▶ **TRY IT**:
Among the entries below, one line contains "If the tidal" and another contains "PEEP: 7 cmH2O". Transcribe those two lines and every line between them, exactly.

▶ **DATA TO PROCESS**:
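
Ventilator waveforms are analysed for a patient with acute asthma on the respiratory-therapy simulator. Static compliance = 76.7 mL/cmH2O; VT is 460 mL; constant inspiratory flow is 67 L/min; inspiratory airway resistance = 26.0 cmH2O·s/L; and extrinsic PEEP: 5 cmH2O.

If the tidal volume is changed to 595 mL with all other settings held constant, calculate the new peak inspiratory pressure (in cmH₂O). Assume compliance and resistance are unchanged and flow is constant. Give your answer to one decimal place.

Flow: 67 L/min ÷ 60 = 1.1167 L/s.
PIP = Vt/C + R·V̇ + PEEP (constant-flow equation of motion).
Only the elastic term changes: ΔPIP = ΔVt / C = (595 − 460) / 76.7 = 1.76 cmH2O.
Original PIP = 460/76.7 + 26.0×1.1167 + 5 = 40.032 cmH2O; new PIP = 40.032 + (1.76) = 41.792 cmH2O.

41.8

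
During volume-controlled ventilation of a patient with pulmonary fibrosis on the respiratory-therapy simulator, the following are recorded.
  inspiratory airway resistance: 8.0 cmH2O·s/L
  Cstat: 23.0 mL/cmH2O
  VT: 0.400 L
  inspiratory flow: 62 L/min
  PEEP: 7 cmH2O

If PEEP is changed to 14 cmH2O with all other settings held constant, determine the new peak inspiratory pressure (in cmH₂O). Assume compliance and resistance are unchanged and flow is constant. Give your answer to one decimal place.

39.7

Flow: 62 L/min ÷ 60 = 1.0333 L/s.
PIP = Vt/C + R·V̇ + PEEP (constant-flow equation of motion).
Only the baseline term changes: ΔPIP = ΔPEEP = 14 − 7 = 7.0 cmH2O.
Original PIP = 400/23.0 + 8.0×1.0333 + 7 = 32.658 cmH2O; new PIP = 32.658 + (7.0) = 39.658 cmH2O.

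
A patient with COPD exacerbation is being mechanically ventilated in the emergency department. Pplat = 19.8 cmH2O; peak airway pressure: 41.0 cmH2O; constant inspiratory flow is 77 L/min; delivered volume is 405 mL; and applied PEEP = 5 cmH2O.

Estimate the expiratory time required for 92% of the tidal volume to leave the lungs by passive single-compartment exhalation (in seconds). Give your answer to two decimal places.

Flow: 77 L/min ÷ 60 = 1.2833 L/s.
R = (PIP − Pplat)/V̇ = (41.0 − 19.8) / 1.2833 = 21.2/1.2833 = 16.52 cmH2O·s/L.
C = Vt/(Pplat − PEEP) = 405.0 / (19.8 − 5) = 405.0/14.8 = 27.365 mL/cmH2O.
τ = R × C = 16.52 × 0.02737 L/cmH2O = 0.4522 s.
t = −τ·ln(1 − 0.92) = −0.4522·ln(0.08) = 1.142 s.

1.14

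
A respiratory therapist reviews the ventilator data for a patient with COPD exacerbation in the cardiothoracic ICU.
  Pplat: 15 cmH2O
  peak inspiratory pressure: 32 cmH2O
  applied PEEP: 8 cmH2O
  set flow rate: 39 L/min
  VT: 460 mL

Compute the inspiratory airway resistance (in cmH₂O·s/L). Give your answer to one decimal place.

26.2

Flow: 39 L/min ÷ 60 = 0.65 L/s.
Raw = (PIP − Pplat) / flow = (32 − 15) / 0.65 = 17.0 / 0.65 = 26.154 cmH2O·s/L.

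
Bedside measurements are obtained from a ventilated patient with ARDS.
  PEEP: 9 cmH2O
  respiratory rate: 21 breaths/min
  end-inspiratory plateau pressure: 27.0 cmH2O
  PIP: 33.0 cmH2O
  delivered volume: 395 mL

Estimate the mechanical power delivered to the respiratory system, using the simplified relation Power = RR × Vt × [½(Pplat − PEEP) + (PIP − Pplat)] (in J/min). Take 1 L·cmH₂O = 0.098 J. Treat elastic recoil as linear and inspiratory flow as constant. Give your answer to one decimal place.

Per-breath work = Vt × [½(Pplat−PEEP) + (PIP−Pplat)] = 0.395 × [0.5×18.0 + 6.0] = 0.395 × 15.0 = 5.925 L·cmH2O.
Power = 21 × 5.925 = 124.43 L·cmH2O/min.
× 0.098 J/(L·cmH2O) → 12.194 J/min.

12.2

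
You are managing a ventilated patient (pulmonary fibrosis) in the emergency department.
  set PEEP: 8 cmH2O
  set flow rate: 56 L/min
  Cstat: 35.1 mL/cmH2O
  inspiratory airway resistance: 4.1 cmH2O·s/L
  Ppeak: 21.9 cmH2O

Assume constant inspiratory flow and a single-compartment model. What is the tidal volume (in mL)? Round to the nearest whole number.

354

Flow: 56 L/min ÷ 60 = 0.9333 L/s.
Equation of motion (constant flow): PIP = Vt/C + R·V̇ + PEEP.
Vt/C = PIP − R·V̇ − PEEP = 21.9 − 3.827 − 8 = 10.073 cmH2O.
Vt = C × 10.073 = 35.1 × 10.073 = 353.56 mL.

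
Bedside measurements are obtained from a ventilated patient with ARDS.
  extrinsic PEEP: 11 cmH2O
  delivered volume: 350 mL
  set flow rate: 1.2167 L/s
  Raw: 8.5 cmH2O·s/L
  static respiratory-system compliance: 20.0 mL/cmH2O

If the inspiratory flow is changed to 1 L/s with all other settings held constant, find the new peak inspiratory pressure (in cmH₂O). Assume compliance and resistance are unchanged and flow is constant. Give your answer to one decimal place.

PIP = Vt/C + R·V̇ + PEEP (constant-flow equation of motion).
Only the resistive term changes: ΔPIP = R × ΔV̇ = 8.5 × (1 − 1.2167) = 8.5 × -0.2167 = -1.842 cmH2O.
Original PIP = 350/20.0 + 8.5×1.2167 + 11 = 38.842 cmH2O; new PIP = 38.842 + (-1.842) = 37.0 cmH2O.

37.0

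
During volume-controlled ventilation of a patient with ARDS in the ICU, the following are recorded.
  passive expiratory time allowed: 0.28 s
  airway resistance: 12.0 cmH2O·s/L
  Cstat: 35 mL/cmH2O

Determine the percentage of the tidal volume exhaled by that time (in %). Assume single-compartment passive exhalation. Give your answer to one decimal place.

48.7

τ = R × C = 12.0 × 35 mL/cmH2O = 12.0 × 0.035 L/cmH2O = 0.42 s.
Passive exhalation: V(t)/V₀ = e^(−t/τ) = e^(−0.28/0.42) = 0.5134.
Fraction exhaled = 1 − 0.5134 = 0.4866 → 48.66%.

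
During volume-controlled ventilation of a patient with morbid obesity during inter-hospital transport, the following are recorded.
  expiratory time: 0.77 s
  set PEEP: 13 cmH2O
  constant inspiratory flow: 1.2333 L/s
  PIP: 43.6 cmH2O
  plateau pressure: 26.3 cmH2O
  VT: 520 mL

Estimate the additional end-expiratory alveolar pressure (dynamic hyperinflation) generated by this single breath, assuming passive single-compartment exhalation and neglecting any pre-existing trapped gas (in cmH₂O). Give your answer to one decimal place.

R = (PIP − Pplat)/V̇ = (43.6 − 26.3) / 1.2333 = 17.3/1.2333 = 14.027 cmH2O·s/L.
C = Vt/(Pplat − PEEP) = 520.0 / (26.3 − 13) = 520.0/13.3 = 39.098 mL/cmH2O.
τ = R × C = 14.027 × 0.0391 L/cmH2O = 0.5485 s.
Fraction remaining = e^(−Te/τ) = e^(−0.77/0.5485) = 0.2457; trapped volume = 520.0 × 0.2457 = 127.76 mL.
Additional alveolar pressure from trapping ≈ V_trapped / C = 127.76 / 39.098 = 3.268 cmH2O.

3.3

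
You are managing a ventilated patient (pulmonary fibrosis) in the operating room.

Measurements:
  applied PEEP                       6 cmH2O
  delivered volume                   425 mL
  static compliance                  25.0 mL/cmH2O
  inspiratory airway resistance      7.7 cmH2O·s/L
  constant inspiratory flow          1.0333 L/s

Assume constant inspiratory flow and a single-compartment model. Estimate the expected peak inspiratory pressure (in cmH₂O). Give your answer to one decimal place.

Equation of motion (constant flow): PIP = Vt/C + R·V̇ + PEEP.
PIP = 425/25.0 + 7.7×1.0333 + 6 = 17.0 + 7.956 + 6 = 30.956 cmH2O.

31.0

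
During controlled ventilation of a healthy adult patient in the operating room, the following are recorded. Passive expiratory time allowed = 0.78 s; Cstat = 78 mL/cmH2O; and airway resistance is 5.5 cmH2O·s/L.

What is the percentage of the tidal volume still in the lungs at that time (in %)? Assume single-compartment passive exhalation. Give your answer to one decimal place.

τ = R × C = 5.5 × 78 mL/cmH2O = 5.5 × 0.078 L/cmH2O = 0.429 s.
Passive exhalation: V(t)/V₀ = e^(−t/τ) = e^(−0.78/0.429) = 0.1623.
Fraction remaining = 0.1623 → 16.23%.

16.2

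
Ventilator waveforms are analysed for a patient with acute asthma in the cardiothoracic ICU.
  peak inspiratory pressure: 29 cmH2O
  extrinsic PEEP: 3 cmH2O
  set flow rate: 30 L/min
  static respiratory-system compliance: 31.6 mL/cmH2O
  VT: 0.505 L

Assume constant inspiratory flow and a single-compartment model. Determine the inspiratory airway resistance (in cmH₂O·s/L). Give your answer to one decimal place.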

▶ **SOLUTION**:
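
If the tidal volume is changed to 595 mL with all other settings held constant, calculate the new peak inspiratory pressure (in cmH₂O). Assume compliance and resistance are unchanged and flow is constant. Give your answer to one decimal place.

Flow: 67 L/min ÷ 60 = 1.1167 L/s.
PIP = Vt/C + R·V̇ + PEEP (constant-flow equation of motion).
Only the elastic term changes: ΔPIP = ΔVt / C = (595 − 460) / 76.7 = 1.76 cmH2O.
Original PIP = 460/76.7 + 26.0×1.1167 + 5 = 40.032 cmH2O; new PIP = 40.032 + (1.76) = 41.792 cmH2O.

41.8

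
During volume-controlled ventilation of a patient with pulmonary fibrosis on the respiratory-therapy simulator, the following are recorded.
  inspiratory airway resistance: 8.0 cmH2O·s/L
  Cstat: 23.0 mL/cmH2O
  VT: 0.400 L
  inspiratory flow: 62 L/min
  PEEP: 7 cmH2O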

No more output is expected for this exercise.